**Information**

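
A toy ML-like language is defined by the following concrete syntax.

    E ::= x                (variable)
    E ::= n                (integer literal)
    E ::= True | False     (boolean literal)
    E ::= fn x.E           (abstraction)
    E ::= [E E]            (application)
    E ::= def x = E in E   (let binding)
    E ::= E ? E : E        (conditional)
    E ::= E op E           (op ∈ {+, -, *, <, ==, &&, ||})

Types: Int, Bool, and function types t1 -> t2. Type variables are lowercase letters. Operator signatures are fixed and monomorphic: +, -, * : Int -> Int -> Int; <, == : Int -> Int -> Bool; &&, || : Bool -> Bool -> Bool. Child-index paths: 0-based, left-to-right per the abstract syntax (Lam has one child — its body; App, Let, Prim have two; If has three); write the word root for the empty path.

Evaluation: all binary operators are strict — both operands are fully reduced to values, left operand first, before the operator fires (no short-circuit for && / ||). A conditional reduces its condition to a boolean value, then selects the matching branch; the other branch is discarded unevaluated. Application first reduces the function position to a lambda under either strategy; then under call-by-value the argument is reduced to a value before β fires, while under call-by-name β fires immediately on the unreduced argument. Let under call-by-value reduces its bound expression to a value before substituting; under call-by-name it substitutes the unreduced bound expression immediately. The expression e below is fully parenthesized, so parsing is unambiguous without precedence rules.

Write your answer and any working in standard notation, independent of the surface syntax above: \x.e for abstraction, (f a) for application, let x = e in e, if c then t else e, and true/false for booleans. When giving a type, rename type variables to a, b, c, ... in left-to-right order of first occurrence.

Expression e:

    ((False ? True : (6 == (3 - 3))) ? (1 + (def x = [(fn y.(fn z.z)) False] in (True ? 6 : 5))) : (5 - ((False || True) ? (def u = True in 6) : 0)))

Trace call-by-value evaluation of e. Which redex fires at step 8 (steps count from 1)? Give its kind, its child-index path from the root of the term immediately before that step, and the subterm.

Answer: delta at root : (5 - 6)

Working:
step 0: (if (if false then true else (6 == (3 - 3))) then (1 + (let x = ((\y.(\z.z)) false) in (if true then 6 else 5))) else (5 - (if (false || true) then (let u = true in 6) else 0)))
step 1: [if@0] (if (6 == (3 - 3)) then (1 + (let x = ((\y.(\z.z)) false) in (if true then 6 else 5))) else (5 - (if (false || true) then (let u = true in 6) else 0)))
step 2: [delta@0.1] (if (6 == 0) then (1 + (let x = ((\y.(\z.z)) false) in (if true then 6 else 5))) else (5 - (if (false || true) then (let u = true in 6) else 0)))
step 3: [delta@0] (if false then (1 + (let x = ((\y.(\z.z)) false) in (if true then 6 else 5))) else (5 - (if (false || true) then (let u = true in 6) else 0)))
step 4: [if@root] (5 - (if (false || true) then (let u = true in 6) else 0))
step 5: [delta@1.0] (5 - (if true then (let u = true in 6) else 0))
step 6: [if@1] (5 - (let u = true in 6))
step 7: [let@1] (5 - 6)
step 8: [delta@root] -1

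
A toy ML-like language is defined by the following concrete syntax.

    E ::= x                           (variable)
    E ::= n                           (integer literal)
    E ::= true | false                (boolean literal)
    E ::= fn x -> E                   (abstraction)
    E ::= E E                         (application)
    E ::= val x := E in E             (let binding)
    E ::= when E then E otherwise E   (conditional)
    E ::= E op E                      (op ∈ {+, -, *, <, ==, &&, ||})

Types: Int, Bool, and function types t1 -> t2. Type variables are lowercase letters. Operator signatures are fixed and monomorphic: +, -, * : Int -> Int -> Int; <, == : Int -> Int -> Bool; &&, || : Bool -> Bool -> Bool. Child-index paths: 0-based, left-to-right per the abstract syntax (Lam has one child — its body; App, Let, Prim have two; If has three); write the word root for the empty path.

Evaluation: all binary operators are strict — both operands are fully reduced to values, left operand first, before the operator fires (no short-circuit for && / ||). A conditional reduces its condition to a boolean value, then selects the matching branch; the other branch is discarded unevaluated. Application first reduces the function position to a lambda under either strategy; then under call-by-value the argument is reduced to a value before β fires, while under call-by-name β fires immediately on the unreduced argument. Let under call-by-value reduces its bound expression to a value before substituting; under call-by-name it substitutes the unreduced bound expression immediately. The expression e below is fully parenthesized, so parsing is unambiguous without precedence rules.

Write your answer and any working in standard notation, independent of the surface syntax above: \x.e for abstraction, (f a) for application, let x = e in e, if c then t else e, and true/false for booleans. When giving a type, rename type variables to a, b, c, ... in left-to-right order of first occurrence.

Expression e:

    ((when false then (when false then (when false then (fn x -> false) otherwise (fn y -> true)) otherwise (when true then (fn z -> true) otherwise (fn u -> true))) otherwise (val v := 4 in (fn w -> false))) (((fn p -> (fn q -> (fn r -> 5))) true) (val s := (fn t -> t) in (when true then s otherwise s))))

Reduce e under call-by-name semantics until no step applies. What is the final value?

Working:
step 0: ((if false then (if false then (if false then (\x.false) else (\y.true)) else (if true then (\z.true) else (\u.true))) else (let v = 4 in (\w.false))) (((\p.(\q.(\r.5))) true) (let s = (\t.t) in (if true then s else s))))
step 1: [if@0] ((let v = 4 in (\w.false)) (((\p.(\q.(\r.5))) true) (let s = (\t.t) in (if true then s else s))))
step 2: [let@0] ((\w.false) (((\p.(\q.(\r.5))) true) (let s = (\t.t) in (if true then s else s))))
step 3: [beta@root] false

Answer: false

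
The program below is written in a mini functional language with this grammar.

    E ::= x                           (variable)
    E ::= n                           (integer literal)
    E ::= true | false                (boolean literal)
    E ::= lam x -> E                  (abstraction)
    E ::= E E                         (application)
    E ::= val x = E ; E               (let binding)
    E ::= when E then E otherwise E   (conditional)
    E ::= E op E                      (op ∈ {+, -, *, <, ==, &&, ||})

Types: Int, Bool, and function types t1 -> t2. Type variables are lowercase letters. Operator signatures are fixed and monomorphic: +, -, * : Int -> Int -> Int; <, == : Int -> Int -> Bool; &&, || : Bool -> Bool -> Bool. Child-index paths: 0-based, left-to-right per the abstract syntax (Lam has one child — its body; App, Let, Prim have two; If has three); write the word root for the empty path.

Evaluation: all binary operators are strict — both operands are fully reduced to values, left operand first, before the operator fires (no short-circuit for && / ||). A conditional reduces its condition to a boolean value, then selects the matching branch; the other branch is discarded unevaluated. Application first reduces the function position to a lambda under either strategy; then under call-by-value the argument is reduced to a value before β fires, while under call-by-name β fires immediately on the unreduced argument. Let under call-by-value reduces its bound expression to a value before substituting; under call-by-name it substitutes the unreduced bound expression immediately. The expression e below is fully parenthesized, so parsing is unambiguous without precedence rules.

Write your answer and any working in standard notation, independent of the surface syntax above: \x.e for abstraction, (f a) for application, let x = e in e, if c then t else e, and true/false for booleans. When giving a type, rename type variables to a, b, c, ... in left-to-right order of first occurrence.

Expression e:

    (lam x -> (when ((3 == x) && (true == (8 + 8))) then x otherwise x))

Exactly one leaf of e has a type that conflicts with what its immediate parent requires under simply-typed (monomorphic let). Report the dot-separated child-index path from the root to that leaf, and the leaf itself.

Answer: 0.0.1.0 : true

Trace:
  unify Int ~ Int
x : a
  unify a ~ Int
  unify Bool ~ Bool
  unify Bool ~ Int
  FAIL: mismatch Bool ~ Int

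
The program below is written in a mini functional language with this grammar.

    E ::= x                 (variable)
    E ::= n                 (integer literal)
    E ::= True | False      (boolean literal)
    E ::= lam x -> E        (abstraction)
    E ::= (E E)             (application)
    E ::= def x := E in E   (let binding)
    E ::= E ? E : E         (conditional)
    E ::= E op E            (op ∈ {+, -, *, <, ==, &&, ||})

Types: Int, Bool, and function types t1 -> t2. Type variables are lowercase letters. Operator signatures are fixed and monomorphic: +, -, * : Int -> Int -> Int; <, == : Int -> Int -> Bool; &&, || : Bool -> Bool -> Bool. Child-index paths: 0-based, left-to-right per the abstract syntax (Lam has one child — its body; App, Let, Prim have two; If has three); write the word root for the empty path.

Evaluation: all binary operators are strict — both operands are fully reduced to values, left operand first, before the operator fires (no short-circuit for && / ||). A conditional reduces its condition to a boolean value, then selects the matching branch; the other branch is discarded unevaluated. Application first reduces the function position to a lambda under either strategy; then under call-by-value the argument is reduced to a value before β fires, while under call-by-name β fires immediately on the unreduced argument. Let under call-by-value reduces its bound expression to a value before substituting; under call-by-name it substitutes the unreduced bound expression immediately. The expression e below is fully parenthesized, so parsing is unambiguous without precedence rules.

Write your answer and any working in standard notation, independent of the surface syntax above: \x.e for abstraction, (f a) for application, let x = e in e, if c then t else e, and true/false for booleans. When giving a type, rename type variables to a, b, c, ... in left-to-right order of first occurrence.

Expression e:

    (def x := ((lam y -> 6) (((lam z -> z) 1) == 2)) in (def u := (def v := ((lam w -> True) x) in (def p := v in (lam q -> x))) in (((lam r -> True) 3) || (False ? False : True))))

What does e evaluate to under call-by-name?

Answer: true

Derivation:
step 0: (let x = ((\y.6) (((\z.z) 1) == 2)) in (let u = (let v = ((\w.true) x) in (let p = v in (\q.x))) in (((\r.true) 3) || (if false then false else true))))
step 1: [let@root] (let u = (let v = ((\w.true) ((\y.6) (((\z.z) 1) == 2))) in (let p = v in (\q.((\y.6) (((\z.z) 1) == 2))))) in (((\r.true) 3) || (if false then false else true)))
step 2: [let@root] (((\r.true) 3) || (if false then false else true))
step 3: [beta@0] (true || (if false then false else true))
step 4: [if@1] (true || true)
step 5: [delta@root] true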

**What the task requires**
Your reply must contain exactly the lines from the first line of the data through the line holding "E ::= def x = E", and nothing more.

**Worked solution**
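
A toy ML-like language is defined by the following concrete syntax.

    E ::= x                (variable)
    E ::= n                (integer literal)
    E ::= True | False     (boolean literal)
    E ::= fn x.E           (abstraction)
    E ::= [E E]            (application)
    E ::= def x = E in E   (let binding)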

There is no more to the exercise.